> [Directions] Write the entries below again, precisely as they appear.
**** Supplied records ****
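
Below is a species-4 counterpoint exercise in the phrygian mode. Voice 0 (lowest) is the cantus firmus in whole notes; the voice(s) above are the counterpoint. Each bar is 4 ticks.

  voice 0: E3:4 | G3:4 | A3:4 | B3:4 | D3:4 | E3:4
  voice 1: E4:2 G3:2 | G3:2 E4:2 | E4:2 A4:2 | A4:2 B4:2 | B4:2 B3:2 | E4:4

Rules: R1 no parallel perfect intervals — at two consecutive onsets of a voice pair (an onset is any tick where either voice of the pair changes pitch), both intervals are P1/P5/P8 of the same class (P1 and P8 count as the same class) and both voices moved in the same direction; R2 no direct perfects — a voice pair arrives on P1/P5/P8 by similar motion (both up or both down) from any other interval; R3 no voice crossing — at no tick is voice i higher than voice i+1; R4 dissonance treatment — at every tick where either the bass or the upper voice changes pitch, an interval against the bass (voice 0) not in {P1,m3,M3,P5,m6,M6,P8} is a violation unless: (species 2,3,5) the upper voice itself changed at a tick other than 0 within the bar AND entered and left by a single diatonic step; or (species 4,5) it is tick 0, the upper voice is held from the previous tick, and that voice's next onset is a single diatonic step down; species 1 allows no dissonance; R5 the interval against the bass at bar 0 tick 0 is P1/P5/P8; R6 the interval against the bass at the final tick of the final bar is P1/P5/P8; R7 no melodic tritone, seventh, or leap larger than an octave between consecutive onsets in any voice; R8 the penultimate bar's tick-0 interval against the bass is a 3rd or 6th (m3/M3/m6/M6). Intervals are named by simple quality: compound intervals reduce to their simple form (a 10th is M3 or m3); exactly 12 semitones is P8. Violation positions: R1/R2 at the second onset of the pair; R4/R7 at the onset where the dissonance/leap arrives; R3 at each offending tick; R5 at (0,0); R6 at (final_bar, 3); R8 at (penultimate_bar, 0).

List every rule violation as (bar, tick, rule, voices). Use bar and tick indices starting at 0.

bar 0: v0=E3 v1=E4 downbeat P8
bar 1: v0=G3 v1=G3 downbeat P1
bar 2: v0=A3 v1=E4 downbeat P5
bar 3: v0=B3 v1=A4 downbeat m7
bar 4: v0=D3 v1=B4 downbeat M6
bar 5: v0=E3 v1=E4 downbeat P8
  -> R4 @ bar 3 tick 0 v(0, 1): B3/A4 m7 untreated
  -> R2 @ bar 5 tick 0 v(0, 1): D3/B3 M6 -> E3/E4 P8 similar

(3, 0, R4, (0, 1))
(5, 0, R2, (0, 1))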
****
> [Solution to the exercise]
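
Below is a species-4 counterpoint exercise in the phrygian mode. Voice 0 (lowest) is the cantus firmus in whole notes; the voice(s) above are the counterpoint. Each bar is 4 ticks.

  voice 0: E3:4 | G3:4 | A3:4 | B3:4 | D3:4 | E3:4
  voice 1: E4:2 G3:2 | G3:2 E4:2 | E4:2 A4:2 | A4:2 B4:2 | B4:2 B3:2 | E4:4

Rules: R1 no parallel perfect intervals — at two consecutive onsets of a voice pair (an onset is any tick where either voice of the pair changes pitch), both intervals are P1/P5/P8 of the same class (P1 and P8 count as the same class) and both voices moved in the same direction; R2 no direct perfects — a voice pair arrives on P1/P5/P8 by similar motion (both up or both down) from any other interval; R3 no voice crossing — at no tick is voice i higher than voice i+1; R4 dissonance treatment — at every tick where either the bass or the upper voice changes pitch, an interval against the bass (voice 0) not in {P1,m3,M3,P5,m6,M6,P8} is a violation unless: (species 2,3,5) the upper voice itself changed at a tick other than 0 within the bar AND entered and left by a single diatonic step; or (species 4,5) it is tick 0, the upper voice is held from the previous tick, and that voice's next onset is a single diatonic step down; species 1 allows no dissonance; R5 the interval against the bass at bar 0 tick 0 is P1/P5/P8; R6 the interval against the bass at the final tick of the final bar is P1/P5/P8; R7 no melodic tritone, seventh, or leap larger than an octave between consecutive onsets in any voice; R8 the penultimate bar's tick-0 interval against the bass is a 3rd or 6th (m3/M3/m6/M6). Intervals are named by simple quality: compound intervals reduce to their simple form (a 10th is M3 or m3); exactly 12 semitones is P8. Violation positions: R1/R2 at the second onset of the pair; R4/R7 at the onset where the dissonance/leap arrives; R3 at each offending tick; R5 at (0,0); R6 at (final_bar, 3); R8 at (penultimate_bar, 0).

List every rule violation as (bar, tick, rule, voices). Use bar and tick indices starting at 0.

bar 0: v0=E3 v1=E4 downbeat P8
bar 1: v0=G3 v1=G3 downbeat P1
bar 2: v0=A3 v1=E4 downbeat P5
bar 3: v0=B3 v1=A4 downbeat m7
bar 4: v0=D3 v1=B4 downbeat M6
bar 5: v0=E3 v1=E4 downbeat P8
  -> R4 @ bar 3 tick 0 v(0, 1): B3/A4 m7 untreated
  -> R2 @ bar 5 tick 0 v(0, 1): D3/B3 M6 -> E3/E4 P8 similar

(3, 0, R4, (0, 1))
(5, 0, R2, (0, 1))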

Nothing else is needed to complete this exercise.